The records START

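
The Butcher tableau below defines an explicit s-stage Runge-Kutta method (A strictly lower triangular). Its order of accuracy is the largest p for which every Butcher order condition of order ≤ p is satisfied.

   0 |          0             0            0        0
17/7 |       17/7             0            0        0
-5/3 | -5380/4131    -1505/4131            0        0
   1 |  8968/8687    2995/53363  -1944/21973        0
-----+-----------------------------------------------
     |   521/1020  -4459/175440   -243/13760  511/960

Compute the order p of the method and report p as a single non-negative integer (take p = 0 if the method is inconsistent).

b = (521/1020, -4459/175440, -243/13760, 511/960)
c = (0, 17/7, -5/3, 1)
Ac = (0, 0, -215/243, 145/511)
Σ b_i: 521/1020·1 + (-4459/175440)·1 + (-243/13760)·1 + 511/960·1 = 1 ✓
b·c: (-4459/175440)·17/7 + (-243/13760)·(-5/3) + 511/960·1 = 1/2 ✓
b·c²: (-4459/175440)·289/49 + (-243/13760)·25/9 + 511/960·1 = 1/3 ✓
b·Ac: (-243/13760)·(-215/243) + 511/960·145/511 = 1/6 ✓
b·c³: (-4459/175440)·4913/343 + (-243/13760)·(-125/27) + 511/960·1 = 1/4 ✓
b·(c∘Ac): (-243/13760)·1075/729 + 511/960·145/511 = 1/8 ✓
b·Ac²: (-243/13760)·(-3655/1701) + 511/960·305/3577 = 1/12 ✓
b·A²c: 511/960·40/511 = 1/24 ✓; 4 stages ⇒ order 4.

4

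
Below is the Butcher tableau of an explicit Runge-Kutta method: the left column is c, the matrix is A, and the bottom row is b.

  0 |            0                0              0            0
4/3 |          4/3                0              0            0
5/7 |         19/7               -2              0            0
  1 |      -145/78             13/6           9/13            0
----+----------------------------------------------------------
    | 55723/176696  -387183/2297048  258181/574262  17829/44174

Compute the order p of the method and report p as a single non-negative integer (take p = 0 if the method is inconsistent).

b = (55723/176696, -387183/2297048, 258181/574262, 17829/44174)
c = (0, 4/3, 5/7, 1)
Ac = (0, 0, -8/3, 2771/819)
Σ b_i: 55723/176696·1 + (-387183/2297048)·1 + 258181/574262·1 + 17829/44174·1 = 1 ✓
b·c: (-387183/2297048)·4/3 + 258181/574262·5/7 + 17829/44174·1 = 1/2 ✓
b·c²: (-387183/2297048)·16/9 + 258181/574262·25/49 + 17829/44174·1 = 1/3 ✓
b·Ac: 258181/574262·(-8/3) + 17829/44174·2771/819 = 1/6 ✓
b·c³: (-387183/2297048)·64/27 + 258181/574262·125/343 + 17829/44174·1 = 233644/1391481 ≠ 1/4 ⇒ order 3.
b·(c∘Ac): 258181/574262·(-40/21) + 17829/44174·2771/819 = 877259/1722786 ≠ 1/8
b·Ac²: 258181/574262·(-32/9) + 17829/44174·72323/17199 = 274591/2782962 ≠ 1/12
b·A²c: 17829/44174·(-24/13) = -213948/287131 ≠ 1/24

3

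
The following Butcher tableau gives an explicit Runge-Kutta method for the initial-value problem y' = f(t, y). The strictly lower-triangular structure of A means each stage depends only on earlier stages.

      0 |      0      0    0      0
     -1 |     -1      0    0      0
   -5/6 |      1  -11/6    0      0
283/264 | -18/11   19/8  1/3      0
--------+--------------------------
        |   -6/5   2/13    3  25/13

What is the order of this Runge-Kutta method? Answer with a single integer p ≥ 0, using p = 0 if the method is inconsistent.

0

b = (-6/5, 2/13, 3, 25/13)
c = (0, -1, -5/6, 283/264)
Ac = (0, 0, 11/6, -191/72)
Σ b_i: (-6/5)·1 + 2/13·1 + 3·1 + 25/13·1 = 252/65 ≠ 1 ⇒ order 0.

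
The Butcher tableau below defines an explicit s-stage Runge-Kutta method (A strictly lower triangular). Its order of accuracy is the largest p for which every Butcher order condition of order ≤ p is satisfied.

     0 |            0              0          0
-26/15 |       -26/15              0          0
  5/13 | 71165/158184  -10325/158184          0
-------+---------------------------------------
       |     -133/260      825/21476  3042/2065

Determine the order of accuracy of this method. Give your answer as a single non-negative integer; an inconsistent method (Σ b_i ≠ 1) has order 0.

3

b = (-133/260, 825/21476, 3042/2065)
c = (0, -26/15, 5/13)
Ac = (0, 0, 2065/18252)
Σ b_i: (-133/260)·1 + 825/21476·1 + 3042/2065·1 = 1 ✓
b·c: 825/21476·(-26/15) + 3042/2065·5/13 = 1/2 ✓
b·c²: 825/21476·676/225 + 3042/2065·25/169 = 1/3 ✓
b·Ac: 3042/2065·2065/18252 = 1/6 ✓; 3 stages ⇒ order 3.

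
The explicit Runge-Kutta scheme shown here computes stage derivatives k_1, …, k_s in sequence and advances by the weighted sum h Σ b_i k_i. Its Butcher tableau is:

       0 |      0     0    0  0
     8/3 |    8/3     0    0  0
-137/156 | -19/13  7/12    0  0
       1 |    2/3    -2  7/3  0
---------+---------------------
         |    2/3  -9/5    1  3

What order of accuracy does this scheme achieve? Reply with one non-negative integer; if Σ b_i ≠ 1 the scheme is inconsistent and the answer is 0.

0

b = (2/3, -9/5, 1, 3)
c = (0, 8/3, -137/156, 1)
Ac = (0, 0, 14/9, -3455/468)
Σ b_i: 2/3·1 + (-9/5)·1 + 1·1 + 3·1 = 43/15 ≠ 1 ⇒ order 0.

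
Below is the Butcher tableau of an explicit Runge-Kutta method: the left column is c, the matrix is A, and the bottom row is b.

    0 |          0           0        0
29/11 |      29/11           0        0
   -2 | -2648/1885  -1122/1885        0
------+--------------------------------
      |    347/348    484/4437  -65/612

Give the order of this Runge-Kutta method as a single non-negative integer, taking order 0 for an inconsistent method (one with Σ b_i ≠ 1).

3

b = (347/348, 484/4437, -65/612)
c = (0, 29/11, -2)
Ac = (0, 0, -102/65)
Σ b_i: 347/348·1 + 484/4437·1 + (-65/612)·1 = 1 ✓
b·c: 484/4437·29/11 + (-65/612)·(-2) = 1/2 ✓
b·c²: 484/4437·841/121 + (-65/612)·4 = 1/3 ✓
b·Ac: (-65/612)·(-102/65) = 1/6 ✓; 3 stages ⇒ order 3.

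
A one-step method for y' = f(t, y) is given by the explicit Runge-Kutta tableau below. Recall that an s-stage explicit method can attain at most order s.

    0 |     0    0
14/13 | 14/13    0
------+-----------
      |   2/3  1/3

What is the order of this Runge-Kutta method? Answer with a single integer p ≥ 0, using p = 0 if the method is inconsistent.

b = (2/3, 1/3)
c = (0, 14/13)
Σ b_i: 2/3·1 + 1/3·1 = 1 ✓
b·c: 1/3·14/13 = 14/39 ≠ 1/2 ⇒ order 1.

1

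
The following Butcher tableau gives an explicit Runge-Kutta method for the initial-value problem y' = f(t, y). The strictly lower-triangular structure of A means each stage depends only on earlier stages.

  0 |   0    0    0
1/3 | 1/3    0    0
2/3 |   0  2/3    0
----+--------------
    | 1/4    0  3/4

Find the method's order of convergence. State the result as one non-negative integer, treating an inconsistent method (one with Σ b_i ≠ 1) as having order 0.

b = (1/4, 0, 3/4)
c = (0, 1/3, 2/3)
Ac = (0, 0, 2/9)
Σ b_i: 1/4·1 + 3/4·1 = 1 ✓
b·c: 3/4·2/3 = 1/2 ✓
b·c²: 3/4·4/9 = 1/3 ✓
b·Ac: 3/4·2/9 = 1/6 ✓; 3 stages ⇒ order 3.

3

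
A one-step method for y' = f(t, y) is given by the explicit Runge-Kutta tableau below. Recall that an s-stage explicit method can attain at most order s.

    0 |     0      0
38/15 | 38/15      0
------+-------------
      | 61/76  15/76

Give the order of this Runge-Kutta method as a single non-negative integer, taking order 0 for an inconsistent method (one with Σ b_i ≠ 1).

2

b = (61/76, 15/76)
c = (0, 38/15)
Σ b_i: 61/76·1 + 15/76·1 = 1 ✓
b·c: 15/76·38/15 = 1/2 ✓; 2 stages ⇒ order 2.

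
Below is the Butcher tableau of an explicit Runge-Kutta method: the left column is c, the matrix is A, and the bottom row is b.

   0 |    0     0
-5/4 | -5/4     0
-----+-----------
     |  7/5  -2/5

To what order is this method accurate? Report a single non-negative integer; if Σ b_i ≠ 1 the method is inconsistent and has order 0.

b = (7/5, -2/5)
c = (0, -5/4)
Σ b_i: 7/5·1 + (-2/5)·1 = 1 ✓
b·c: (-2/5)·(-5/4) = 1/2 ✓; 2 stages ⇒ order 2.

2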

The records END

### Exercise
For this task, copy exactly the line with "To what order" and the lines that come after it, stopping at the end of the material above.

### Solution to the problem
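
To what order is this method accurate? Report a single non-negative integer; if Σ b_i ≠ 1 the method is inconsistent and has order 0.

b = (7/5, -2/5)
c = (0, -5/4)
Σ b_i: 7/5·1 + (-2/5)·1 = 1 ✓
b·c: (-2/5)·(-5/4) = 1/2 ✓; 2 stages ⇒ order 2.

2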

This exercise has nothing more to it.